▶ What the task requires:
All the records below must be returned exactly as they stand.

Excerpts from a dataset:
════════════════════

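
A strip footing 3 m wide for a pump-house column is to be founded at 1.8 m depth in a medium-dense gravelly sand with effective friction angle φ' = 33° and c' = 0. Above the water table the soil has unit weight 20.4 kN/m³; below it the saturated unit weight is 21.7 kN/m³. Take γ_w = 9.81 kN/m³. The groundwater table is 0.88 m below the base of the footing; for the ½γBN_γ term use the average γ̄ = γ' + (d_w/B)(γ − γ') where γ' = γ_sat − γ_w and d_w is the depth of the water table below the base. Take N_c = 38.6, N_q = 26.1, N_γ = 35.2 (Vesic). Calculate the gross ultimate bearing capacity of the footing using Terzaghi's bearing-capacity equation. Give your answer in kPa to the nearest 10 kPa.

q = γ·D_f = 20.4 × 1.8 = 36.72 kPa.
γ' = 11.89 kN/m³; averaging over the depth B below the base, γ̄ = γ' + (d_w/B)(γ − γ') = 14.386 kN/m³.
q·N_q = 36.72 × 26.1 = 958.39 kPa
0.5·γ·B·N_γ = 0.5 × 14.386 × 3 × 35.2 = 759.59 kPa
q_ult = 958.39 + 759.59 = 1718 kPa.

q_ult ≈ 1720 kPa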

════════════════════

▶ Exercise answer:
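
A strip footing 3 m wide for a pump-house column is to be founded at 1.8 m depth in a medium-dense gravelly sand with effective friction angle φ' = 33° and c' = 0. Above the water table the soil has unit weight 20.4 kN/m³; below it the saturated unit weight is 21.7 kN/m³. Take γ_w = 9.81 kN/m³. The groundwater table is 0.88 m below the base of the footing; for the ½γBN_γ term use the average γ̄ = γ' + (d_w/B)(γ − γ') where γ' = γ_sat − γ_w and d_w is the depth of the water table below the base. Take N_c = 38.6, N_q = 26.1, N_γ = 35.2 (Vesic). Calculate the gross ultimate bearing capacity of the footing using Terzaghi's bearing-capacity equation. Give your answer in kPa to the nearest 10 kPa.

q = γ·D_f = 20.4 × 1.8 = 36.72 kPa.
γ' = 11.89 kN/m³; averaging over the depth B below the base, γ̄ = γ' + (d_w/B)(γ − γ') = 14.386 kN/m³.
q·N_q = 36.72 × 26.1 = 958.39 kPa
0.5·γ·B·N_γ = 0.5 × 14.386 × 3 × 35.2 = 759.59 kPa
q_ult = 958.39 + 759.59 = 1718 kPa.

q_ult ≈ 1720 kPa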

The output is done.